_DATA SHOWN_:

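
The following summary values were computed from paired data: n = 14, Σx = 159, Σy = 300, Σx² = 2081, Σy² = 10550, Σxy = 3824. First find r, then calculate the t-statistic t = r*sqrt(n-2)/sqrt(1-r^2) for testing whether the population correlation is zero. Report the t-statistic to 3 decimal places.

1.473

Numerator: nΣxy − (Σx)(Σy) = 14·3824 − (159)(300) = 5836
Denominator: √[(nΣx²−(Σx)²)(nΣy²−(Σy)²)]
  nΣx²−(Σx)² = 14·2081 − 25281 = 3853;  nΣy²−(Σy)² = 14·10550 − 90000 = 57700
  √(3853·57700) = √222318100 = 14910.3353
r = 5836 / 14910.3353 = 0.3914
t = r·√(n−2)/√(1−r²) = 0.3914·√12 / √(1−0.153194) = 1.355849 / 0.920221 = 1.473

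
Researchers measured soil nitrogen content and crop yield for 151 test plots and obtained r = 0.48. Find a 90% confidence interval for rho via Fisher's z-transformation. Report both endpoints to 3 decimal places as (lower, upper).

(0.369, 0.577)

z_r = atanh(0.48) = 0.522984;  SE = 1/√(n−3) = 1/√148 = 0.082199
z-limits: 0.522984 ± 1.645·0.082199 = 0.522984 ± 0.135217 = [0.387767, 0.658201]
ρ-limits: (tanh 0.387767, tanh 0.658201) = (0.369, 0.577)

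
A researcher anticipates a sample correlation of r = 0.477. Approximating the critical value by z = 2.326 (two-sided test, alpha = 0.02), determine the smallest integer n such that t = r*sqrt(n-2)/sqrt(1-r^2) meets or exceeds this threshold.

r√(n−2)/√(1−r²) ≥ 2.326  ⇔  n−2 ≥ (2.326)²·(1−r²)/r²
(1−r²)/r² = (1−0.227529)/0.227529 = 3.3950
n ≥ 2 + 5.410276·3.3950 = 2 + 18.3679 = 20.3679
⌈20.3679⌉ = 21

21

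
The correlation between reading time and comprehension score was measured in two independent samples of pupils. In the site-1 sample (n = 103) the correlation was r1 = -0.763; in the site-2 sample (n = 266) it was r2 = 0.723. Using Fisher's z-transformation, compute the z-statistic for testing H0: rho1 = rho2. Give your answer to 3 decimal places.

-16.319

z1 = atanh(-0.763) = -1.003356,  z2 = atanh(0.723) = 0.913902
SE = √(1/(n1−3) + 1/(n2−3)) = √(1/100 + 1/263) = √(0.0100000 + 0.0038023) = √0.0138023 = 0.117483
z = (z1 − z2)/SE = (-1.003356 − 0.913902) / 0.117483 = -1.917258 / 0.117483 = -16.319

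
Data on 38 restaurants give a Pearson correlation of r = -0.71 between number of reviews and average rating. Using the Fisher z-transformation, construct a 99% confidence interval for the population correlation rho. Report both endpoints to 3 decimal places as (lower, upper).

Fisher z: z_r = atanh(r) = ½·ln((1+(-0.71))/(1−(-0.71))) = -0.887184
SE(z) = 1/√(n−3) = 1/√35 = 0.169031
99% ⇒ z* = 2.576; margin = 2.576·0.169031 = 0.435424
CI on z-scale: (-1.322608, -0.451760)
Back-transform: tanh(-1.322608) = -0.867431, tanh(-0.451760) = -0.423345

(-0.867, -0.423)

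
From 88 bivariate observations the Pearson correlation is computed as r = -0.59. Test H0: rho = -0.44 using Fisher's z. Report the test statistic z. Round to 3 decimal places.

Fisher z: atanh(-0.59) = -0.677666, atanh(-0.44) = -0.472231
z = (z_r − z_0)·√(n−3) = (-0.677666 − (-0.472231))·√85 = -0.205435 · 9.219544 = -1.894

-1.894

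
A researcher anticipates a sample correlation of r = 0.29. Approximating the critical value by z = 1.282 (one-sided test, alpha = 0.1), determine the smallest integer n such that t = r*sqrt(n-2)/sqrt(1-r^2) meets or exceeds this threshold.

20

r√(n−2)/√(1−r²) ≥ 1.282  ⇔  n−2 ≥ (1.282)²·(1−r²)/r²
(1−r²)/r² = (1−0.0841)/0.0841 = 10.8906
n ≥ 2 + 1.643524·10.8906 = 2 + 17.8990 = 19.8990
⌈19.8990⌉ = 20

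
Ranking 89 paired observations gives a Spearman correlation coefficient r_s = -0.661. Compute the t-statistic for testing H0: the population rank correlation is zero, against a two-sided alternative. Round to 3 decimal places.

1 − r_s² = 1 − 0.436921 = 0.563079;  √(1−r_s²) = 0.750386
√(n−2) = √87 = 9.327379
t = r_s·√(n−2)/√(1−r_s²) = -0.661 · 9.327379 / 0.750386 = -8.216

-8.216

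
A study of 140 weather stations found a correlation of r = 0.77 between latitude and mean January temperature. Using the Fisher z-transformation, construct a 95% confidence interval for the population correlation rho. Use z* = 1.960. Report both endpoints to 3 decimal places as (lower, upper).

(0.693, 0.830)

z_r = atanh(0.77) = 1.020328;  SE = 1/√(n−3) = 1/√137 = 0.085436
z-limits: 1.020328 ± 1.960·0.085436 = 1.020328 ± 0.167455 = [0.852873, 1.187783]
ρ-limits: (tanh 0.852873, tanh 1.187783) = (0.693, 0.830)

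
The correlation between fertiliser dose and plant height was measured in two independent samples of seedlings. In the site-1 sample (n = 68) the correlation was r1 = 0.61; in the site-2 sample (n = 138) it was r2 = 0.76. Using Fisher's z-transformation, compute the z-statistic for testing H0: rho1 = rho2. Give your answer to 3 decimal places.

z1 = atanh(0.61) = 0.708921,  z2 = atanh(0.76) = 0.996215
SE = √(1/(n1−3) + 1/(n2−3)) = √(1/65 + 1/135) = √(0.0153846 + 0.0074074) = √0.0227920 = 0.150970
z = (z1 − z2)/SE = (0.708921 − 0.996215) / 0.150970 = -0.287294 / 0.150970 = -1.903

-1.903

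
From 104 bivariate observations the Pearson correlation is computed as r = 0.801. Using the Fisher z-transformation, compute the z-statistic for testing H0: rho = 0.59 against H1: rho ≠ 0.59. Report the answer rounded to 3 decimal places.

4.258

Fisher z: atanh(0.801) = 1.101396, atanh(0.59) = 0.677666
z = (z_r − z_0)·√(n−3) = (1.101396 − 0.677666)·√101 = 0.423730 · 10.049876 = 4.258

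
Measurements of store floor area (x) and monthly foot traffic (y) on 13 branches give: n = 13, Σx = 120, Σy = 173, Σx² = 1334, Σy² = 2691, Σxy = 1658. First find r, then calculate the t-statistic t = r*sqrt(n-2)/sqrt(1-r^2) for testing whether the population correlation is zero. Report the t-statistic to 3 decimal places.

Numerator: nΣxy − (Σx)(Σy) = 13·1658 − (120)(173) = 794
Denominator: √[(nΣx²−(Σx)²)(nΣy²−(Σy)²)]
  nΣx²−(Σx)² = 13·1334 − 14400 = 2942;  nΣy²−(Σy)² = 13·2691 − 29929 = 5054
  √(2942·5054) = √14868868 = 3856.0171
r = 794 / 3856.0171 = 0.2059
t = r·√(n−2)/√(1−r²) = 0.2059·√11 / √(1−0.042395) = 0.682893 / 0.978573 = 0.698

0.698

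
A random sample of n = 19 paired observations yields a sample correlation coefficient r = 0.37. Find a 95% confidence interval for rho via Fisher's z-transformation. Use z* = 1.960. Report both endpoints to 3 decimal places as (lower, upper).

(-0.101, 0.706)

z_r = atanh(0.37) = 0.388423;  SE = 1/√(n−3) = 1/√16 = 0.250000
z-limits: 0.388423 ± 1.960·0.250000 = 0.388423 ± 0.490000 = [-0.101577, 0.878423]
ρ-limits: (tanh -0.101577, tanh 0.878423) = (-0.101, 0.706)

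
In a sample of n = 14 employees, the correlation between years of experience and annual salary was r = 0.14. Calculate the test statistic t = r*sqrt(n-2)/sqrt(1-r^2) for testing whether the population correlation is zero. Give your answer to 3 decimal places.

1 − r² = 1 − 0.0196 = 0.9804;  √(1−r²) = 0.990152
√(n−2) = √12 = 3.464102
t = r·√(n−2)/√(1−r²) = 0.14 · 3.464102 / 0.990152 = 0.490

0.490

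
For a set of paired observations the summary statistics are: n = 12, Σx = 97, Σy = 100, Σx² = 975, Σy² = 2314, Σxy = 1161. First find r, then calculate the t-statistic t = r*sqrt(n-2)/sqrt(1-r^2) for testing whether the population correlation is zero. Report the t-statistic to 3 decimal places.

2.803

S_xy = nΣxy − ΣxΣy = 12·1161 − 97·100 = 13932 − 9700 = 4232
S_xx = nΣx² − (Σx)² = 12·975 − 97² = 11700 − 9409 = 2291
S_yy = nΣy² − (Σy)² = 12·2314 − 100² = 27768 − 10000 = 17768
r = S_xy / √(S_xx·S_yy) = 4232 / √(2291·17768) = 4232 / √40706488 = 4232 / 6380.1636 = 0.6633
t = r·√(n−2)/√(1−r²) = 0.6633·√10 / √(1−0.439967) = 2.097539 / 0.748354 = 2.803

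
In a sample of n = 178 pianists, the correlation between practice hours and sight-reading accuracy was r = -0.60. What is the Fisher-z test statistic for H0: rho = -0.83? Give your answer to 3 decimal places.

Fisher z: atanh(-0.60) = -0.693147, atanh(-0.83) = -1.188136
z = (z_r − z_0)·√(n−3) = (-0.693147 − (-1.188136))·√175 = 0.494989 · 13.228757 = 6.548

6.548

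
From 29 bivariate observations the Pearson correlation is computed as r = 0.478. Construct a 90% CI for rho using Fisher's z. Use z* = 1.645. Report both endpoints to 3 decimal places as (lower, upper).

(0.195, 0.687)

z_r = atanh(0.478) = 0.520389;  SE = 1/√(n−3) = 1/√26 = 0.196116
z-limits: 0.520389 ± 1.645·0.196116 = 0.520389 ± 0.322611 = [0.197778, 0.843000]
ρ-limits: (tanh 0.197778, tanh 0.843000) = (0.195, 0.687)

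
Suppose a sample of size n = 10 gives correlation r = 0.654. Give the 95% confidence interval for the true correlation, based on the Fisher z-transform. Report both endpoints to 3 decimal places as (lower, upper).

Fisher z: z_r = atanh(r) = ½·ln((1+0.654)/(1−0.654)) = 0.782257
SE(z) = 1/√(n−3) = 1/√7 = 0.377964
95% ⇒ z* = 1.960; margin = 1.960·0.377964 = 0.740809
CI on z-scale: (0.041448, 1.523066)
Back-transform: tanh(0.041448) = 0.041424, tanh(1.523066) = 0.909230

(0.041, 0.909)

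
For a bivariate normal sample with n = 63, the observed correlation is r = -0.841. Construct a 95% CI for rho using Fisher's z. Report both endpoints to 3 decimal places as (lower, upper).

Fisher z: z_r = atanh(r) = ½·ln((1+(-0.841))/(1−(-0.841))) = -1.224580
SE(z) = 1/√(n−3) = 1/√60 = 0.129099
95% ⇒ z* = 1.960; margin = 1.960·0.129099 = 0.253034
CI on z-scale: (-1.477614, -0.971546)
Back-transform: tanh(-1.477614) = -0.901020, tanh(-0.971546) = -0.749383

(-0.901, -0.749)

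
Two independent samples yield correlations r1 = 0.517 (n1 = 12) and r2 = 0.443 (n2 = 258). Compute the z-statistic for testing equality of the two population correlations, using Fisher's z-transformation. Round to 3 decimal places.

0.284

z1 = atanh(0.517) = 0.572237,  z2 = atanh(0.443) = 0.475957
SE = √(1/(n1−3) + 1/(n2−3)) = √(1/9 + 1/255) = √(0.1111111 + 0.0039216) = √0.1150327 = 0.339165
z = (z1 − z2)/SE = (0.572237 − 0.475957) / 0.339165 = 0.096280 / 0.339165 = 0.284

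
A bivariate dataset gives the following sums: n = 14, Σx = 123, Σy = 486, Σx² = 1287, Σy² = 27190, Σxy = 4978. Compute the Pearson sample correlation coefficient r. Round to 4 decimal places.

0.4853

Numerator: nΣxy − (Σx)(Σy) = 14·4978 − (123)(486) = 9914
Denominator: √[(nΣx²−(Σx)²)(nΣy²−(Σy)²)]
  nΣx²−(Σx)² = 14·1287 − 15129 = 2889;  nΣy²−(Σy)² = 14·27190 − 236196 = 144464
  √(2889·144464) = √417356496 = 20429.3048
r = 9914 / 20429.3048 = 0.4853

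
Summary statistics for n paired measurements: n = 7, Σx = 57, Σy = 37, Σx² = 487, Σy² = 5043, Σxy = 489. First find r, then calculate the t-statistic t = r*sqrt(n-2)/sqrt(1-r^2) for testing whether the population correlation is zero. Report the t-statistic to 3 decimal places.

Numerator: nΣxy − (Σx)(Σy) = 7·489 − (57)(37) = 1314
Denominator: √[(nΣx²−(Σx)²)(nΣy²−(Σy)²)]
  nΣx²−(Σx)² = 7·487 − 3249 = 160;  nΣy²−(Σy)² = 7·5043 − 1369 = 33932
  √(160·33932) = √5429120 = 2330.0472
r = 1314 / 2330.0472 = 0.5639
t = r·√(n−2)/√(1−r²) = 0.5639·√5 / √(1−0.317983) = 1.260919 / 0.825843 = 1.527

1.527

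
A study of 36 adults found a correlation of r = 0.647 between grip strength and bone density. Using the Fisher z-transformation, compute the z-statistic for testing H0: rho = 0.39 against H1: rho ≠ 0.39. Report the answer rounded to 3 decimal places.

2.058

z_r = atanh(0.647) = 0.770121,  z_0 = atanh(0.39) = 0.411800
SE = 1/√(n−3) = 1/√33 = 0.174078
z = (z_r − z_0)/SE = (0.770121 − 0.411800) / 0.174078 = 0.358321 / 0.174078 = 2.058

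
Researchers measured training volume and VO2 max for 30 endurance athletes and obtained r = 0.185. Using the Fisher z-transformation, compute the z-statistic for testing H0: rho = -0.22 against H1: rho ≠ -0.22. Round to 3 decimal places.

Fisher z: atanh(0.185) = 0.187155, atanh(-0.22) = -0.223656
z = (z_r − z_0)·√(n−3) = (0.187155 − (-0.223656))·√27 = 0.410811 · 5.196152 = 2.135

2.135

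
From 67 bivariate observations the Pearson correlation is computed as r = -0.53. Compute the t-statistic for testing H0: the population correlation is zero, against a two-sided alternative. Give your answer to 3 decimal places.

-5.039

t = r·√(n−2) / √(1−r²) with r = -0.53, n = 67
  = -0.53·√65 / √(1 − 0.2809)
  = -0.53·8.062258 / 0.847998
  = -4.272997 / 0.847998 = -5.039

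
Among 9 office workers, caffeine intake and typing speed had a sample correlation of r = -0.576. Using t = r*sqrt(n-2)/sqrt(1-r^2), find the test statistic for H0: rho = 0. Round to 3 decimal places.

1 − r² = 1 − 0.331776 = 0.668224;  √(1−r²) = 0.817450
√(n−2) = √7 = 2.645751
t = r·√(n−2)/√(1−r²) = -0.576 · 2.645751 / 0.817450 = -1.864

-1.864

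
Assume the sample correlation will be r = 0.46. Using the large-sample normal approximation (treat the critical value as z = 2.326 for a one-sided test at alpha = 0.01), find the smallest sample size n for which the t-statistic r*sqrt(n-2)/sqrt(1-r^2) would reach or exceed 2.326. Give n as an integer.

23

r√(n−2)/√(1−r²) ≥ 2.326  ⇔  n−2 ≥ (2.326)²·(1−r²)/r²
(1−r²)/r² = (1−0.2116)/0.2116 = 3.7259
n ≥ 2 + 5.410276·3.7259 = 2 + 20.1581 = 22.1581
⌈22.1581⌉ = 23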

_WORK REQUIRED_: From the line containing "Assume the sample" down to the end of the listing above, return each line exactly as it appears and nothing more.

_TASK SOLUTION_:
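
Assume the sample correlation will be r = 0.46. Using the large-sample normal approximation (treat the critical value as z = 2.326 for a one-sided test at alpha = 0.01), find the smallest sample size n for which the t-statistic r*sqrt(n-2)/sqrt(1-r^2) would reach or exceed 2.326. Give n as an integer.

23

r√(n−2)/√(1−r²) ≥ 2.326  ⇔  n−2 ≥ (2.326)²·(1−r²)/r²
(1−r²)/r² = (1−0.2116)/0.2116 = 3.7259
n ≥ 2 + 5.410276·3.7259 = 2 + 20.1581 = 22.1581
⌈22.1581⌉ = 23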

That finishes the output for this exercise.